> _Exercise requirements_
Would you print the records below without changing anything?

START Exercise materials

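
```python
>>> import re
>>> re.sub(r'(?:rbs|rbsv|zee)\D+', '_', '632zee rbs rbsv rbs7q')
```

'632_7q'

Matches: at [3:19] → 'zee rbs rbsv rbs'.
Every occurrence is swapped for '_'.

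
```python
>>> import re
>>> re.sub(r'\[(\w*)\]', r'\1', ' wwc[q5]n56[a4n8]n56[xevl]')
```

Matches: at [4:8] → '[q5]'; at [11:17] → '[a4n8]'; at [20:26] → '[xevl]'.
Each match is replaced using the text its own group 1 captured.

' wwcq5n56a4n8n56xevl'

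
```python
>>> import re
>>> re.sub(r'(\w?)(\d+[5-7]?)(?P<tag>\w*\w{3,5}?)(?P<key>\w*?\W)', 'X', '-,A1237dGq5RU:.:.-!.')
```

The pattern matches optionally a word character (captured); then one or more of a digit, then optionally a character in [5-7] (captured); then zero or more of a word character, then 3 to 5 of a word character (lazy) (captured as 'tag'); then zero or more of a word character (lazy), then a non-word character (captured as 'key').
Matches: at [2:14] → 'A1237dGq5RU:'.
Each match is replaced by 'X'.

'-,X.:.-!.'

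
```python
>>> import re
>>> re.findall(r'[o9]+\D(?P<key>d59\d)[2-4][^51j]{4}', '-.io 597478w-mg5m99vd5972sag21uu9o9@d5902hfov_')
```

['d597', 'd590']

This matches one or more of one of [o9], then a non-digit; then the literal 'd59', then a digit (captured as 'key'); then a character in [2-4], then exactly 4 of any character except [51j].
Walking the string: at [17:29] match '99vd5972sag2', group 1 = 'd597'; at [32:45] match '9o9@d5902hfov', group 1 = 'd590'.
One capturing group, so `findall` returns just the captured substring from each match — 2 in all.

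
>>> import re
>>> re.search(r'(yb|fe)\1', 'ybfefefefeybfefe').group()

'fefe'

`\1` is not a pattern — it's the concrete string captured by group 1, re-applied verbatim.
`re.search` tries every starting position until one works.
The match spans [2:6] → 'fefe'.
Captured: group 1 = 'fe'.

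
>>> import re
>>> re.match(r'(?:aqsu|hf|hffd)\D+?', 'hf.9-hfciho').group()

'hf.'

`re.match` won't scan ahead — the pattern has to work from the very first character.
The match spans [0:3] → 'hf.'.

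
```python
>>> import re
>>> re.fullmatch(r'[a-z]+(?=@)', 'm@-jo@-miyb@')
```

`re.fullmatch` requires the pattern to consume the entire string.
Here the string isn't matched end-to-end, so the call returns None.

None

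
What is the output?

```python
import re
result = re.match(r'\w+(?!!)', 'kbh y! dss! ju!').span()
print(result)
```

(0, 3)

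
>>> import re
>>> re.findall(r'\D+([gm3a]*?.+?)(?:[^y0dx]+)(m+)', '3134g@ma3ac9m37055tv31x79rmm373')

[('3', 'm'), ('31x', 'm')]

Pattern: one or more of a non-digit; then zero or more of one of [gm3a] (lazy), then one or more of any character (lazy) (captured); then one or more of any character except [y0dx] (non-capturing group); then one or more of a literal 'm' (captured).
Because the quantifier is non-greedy, it stops expanding at the earliest point where the rest of the pattern can succeed.
Scanning left to right: at [4:13] match 'g@ma3ac9m', groups = ('3', 'm'); at [18:28] match 'tv31x79rmm', groups = ('31x', 'm').
Multiple groups make `findall` return tuples — one 2-tuple for each match.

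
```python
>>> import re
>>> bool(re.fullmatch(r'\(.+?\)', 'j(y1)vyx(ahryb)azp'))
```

`fullmatch` succeeds only if the pattern covers the string from start to end.
Here there's no way to consume every character, so the call returns None, and `bool(None)` is False.

False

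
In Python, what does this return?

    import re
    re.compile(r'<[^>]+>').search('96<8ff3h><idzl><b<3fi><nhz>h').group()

The match spans [2:9] → '<8ff3h>'.

'<8ff3h>'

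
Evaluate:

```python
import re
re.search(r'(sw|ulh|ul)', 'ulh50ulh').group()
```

`|` is ordered: at each position the engine commits to the first alternative that works.
The match spans [0:3] → 'ulh'.

'ulh'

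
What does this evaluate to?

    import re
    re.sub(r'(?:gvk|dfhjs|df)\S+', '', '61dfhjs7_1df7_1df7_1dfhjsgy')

Each match is replaced by ''.

'61'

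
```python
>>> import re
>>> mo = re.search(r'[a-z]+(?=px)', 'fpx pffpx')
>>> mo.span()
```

The `(?=…)`/`(?<=…)` assertion just peeks at neighbouring text; it doesn't advance the match position.
`re.search` tries every starting position until one works.
The match spans [0:1] → 'f'.

(0, 1)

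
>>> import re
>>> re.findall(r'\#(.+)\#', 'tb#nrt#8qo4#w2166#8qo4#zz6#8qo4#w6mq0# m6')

['nrt#8qo4#w2166#8qo4#zz6#8qo4#w6mq0']

Because there's exactly one group, `findall` drops the full match and keeps group 1 from the one hit.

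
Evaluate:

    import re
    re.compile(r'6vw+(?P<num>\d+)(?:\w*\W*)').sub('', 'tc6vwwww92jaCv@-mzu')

'tcmzu'

This matches the literal '6v', then one or more of a literal 'w'; then one or more of a digit (captured as 'num'); then zero or more of a word character, then zero or more of a non-word character (non-capturing group).
Matches: at [2:16] → '6vwwww92jaCv@-'.
Every occurrence is swapped for ''.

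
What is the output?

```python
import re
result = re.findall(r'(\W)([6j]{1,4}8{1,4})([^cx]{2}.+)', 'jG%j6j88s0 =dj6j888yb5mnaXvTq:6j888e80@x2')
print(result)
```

The pattern matches a non-word character (captured); then 1 to 4 of one of [6j], then 1 to 4 of a literal '8' (captured); then exactly 2 of any character except [cx], then one or more of any character (captured).
Scanning left to right: at [2:41] match '%j6j88s0 =dj6j888yb5mnaXvTq:6j888e80@x2', groups = ('%', 'j6j88', 's0 =dj6j888yb5mnaXvTq:6j888e80@x2').
`findall` packs the 3 group values into a tuple for every match.

[('%', 'j6j88', 's0 =dj6j888yb5mnaXvTq:6j888e80@x2')]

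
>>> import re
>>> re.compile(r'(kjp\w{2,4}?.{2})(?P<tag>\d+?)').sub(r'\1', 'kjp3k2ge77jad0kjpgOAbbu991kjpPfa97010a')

'kjp3k2ge7jad0kjpgOAbbu91kjpPfa9010a'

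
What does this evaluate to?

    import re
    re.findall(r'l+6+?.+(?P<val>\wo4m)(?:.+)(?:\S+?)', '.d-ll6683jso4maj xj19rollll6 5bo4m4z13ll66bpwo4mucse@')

['wo4m']

This matches one or more of the literal 'l', then one or more of a literal '6' (lazy), then one or more of any character; then a word character, then the literal 'o4m' (captured as 'val'); then one or more of any character (non-capturing group); then one or more of a non-whitespace character (lazy) (non-capturing group).
Matches: at [3:53] match 'll6683jso4maj xj19rollll6 5bo4m4z13ll66bpwo4mucse@', group 1 = 'wo4m'.
One capturing group, so `findall` returns just the captured substring from the one match — 1 in all.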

END Exercise materials

> _Task response_
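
```python
>>> import re
>>> re.sub(r'(?:rbs|rbsv|zee)\D+', '_', '632zee rbs rbsv rbs7q')
```

'632_7q'

Matches: at [3:19] → 'zee rbs rbsv rbs'.
Every occurrence is swapped for '_'.

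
```python
>>> import re
>>> re.sub(r'\[(\w*)\]', r'\1', ' wwc[q5]n56[a4n8]n56[xevl]')
```

Matches: at [4:8] → '[q5]'; at [11:17] → '[a4n8]'; at [20:26] → '[xevl]'.
Each match is replaced using the text its own group 1 captured.

' wwcq5n56a4n8n56xevl'

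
```python
>>> import re
>>> re.sub(r'(\w?)(\d+[5-7]?)(?P<tag>\w*\w{3,5}?)(?P<key>\w*?\W)', 'X', '-,A1237dGq5RU:.:.-!.')
```

The pattern matches optionally a word character (captured); then one or more of a digit, then optionally a character in [5-7] (captured); then zero or more of a word character, then 3 to 5 of a word character (lazy) (captured as 'tag'); then zero or more of a word character (lazy), then a non-word character (captured as 'key').
Matches: at [2:14] → 'A1237dGq5RU:'.
Each match is replaced by 'X'.

'-,X.:.-!.'

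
```python
>>> import re
>>> re.findall(r'[o9]+\D(?P<key>d59\d)[2-4][^51j]{4}', '-.io 597478w-mg5m99vd5972sag21uu9o9@d5902hfov_')
```

['d597', 'd590']

This matches one or more of one of [o9], then a non-digit; then the literal 'd59', then a digit (captured as 'key'); then a character in [2-4], then exactly 4 of any character except [51j].
Walking the string: at [17:29] match '99vd5972sag2', group 1 = 'd597'; at [32:45] match '9o9@d5902hfov', group 1 = 'd590'.
One capturing group, so `findall` returns just the captured substring from each match — 2 in all.

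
>>> import re
>>> re.search(r'(yb|fe)\1', 'ybfefefefeybfefe').group()

'fefe'

`\1` is not a pattern — it's the concrete string captured by group 1, re-applied verbatim.
`re.search` tries every starting position until one works.
The match spans [2:6] → 'fefe'.
Captured: group 1 = 'fe'.

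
>>> import re
>>> re.match(r'(?:aqsu|hf|hffd)\D+?', 'hf.9-hfciho').group()

'hf.'

`re.match` won't scan ahead — the pattern has to work from the very first character.
The match spans [0:3] → 'hf.'.

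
```python
>>> import re
>>> re.fullmatch(r'[a-z]+(?=@)', 'm@-jo@-miyb@')
```

`re.fullmatch` requires the pattern to consume the entire string.
Here the string isn't matched end-to-end, so the call returns None.

None

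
What is the output?

```python
import re
result = re.match(r'\w+(?!!)', 'kbh y! dss! ju!').span()
print(result)
```

(0, 3)

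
>>> import re
>>> re.findall(r'\D+([gm3a]*?.+?)(?:[^y0dx]+)(m+)', '3134g@ma3ac9m37055tv31x79rmm373')

[('3', 'm'), ('31x', 'm')]

Pattern: one or more of a non-digit; then zero or more of one of [gm3a] (lazy), then one or more of any character (lazy) (captured); then one or more of any character except [y0dx] (non-capturing group); then one or more of a literal 'm' (captured).
Because the quantifier is non-greedy, it stops expanding at the earliest point where the rest of the pattern can succeed.
Scanning left to right: at [4:13] match 'g@ma3ac9m', groups = ('3', 'm'); at [18:28] match 'tv31x79rmm', groups = ('31x', 'm').
Multiple groups make `findall` return tuples — one 2-tuple for each match.

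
```python
>>> import re
>>> bool(re.fullmatch(r'\(.+?\)', 'j(y1)vyx(ahryb)azp'))
```

`fullmatch` succeeds only if the pattern covers the string from start to end.
Here there's no way to consume every character, so the call returns None, and `bool(None)` is False.

False

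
In Python, what does this return?

    import re
    re.compile(r'<[^>]+>').search('96<8ff3h><idzl><b<3fi><nhz>h').group()

The match spans [2:9] → '<8ff3h>'.

'<8ff3h>'

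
Evaluate:

```python
import re
re.search(r'(sw|ulh|ul)', 'ulh50ulh').group()
```

`|` is ordered: at each position the engine commits to the first alternative that works.
The match spans [0:3] → 'ulh'.

'ulh'

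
What does this evaluate to?

    import re
    re.sub(r'(?:gvk|dfhjs|df)\S+', '', '61dfhjs7_1df7_1df7_1dfhjsgy')

Each match is replaced by ''.

'61'

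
```python
>>> import re
>>> mo = re.search(r'[a-z]+(?=px)', 'fpx pffpx')
>>> mo.span()
```

The `(?=…)`/`(?<=…)` assertion just peeks at neighbouring text; it doesn't advance the match position.
`re.search` tries every starting position until one works.
The match spans [0:1] → 'f'.

(0, 1)

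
>>> import re
>>> re.findall(r'\#(.+)\#', 'tb#nrt#8qo4#w2166#8qo4#zz6#8qo4#w6mq0# m6')

['nrt#8qo4#w2166#8qo4#zz6#8qo4#w6mq0']

Because there's exactly one group, `findall` drops the full match and keeps group 1 from the one hit.

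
Evaluate:

    import re
    re.compile(r'6vw+(?P<num>\d+)(?:\w*\W*)').sub('', 'tc6vwwww92jaCv@-mzu')

'tcmzu'

This matches the literal '6v', then one or more of a literal 'w'; then one or more of a digit (captured as 'num'); then zero or more of a word character, then zero or more of a non-word character (non-capturing group).
Matches: at [2:16] → '6vwwww92jaCv@-'.
Every occurrence is swapped for ''.

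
What is the output?

```python
import re
result = re.findall(r'(\W)([6j]{1,4}8{1,4})([^cx]{2}.+)', 'jG%j6j88s0 =dj6j888yb5mnaXvTq:6j888e80@x2')
print(result)
```

The pattern matches a non-word character (captured); then 1 to 4 of one of [6j], then 1 to 4 of a literal '8' (captured); then exactly 2 of any character except [cx], then one or more of any character (captured).
Scanning left to right: at [2:41] match '%j6j88s0 =dj6j888yb5mnaXvTq:6j888e80@x2', groups = ('%', 'j6j88', 's0 =dj6j888yb5mnaXvTq:6j888e80@x2').
`findall` packs the 3 group values into a tuple for every match.

[('%', 'j6j88', 's0 =dj6j888yb5mnaXvTq:6j888e80@x2')]

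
>>> import re
>>> re.compile(r'(kjp\w{2,4}?.{2})(?P<tag>\d+?)').sub(r'\1', 'kjp3k2ge77jad0kjpgOAbbu991kjpPfa97010a')

'kjp3k2ge7jad0kjpgOAbbu91kjpPfa9010a'

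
What does this evaluate to?

    import re
    re.findall(r'l+6+?.+(?P<val>\wo4m)(?:.+)(?:\S+?)', '.d-ll6683jso4maj xj19rollll6 5bo4m4z13ll66bpwo4mucse@')

['wo4m']

This matches one or more of the literal 'l', then one or more of a literal '6' (lazy), then one or more of any character; then a word character, then the literal 'o4m' (captured as 'val'); then one or more of any character (non-capturing group); then one or more of a non-whitespace character (lazy) (non-capturing group).
Matches: at [3:53] match 'll6683jso4maj xj19rollll6 5bo4m4z13ll66bpwo4mucse@', group 1 = 'wo4m'.
One capturing group, so `findall` returns just the captured substring from the one match — 1 in all.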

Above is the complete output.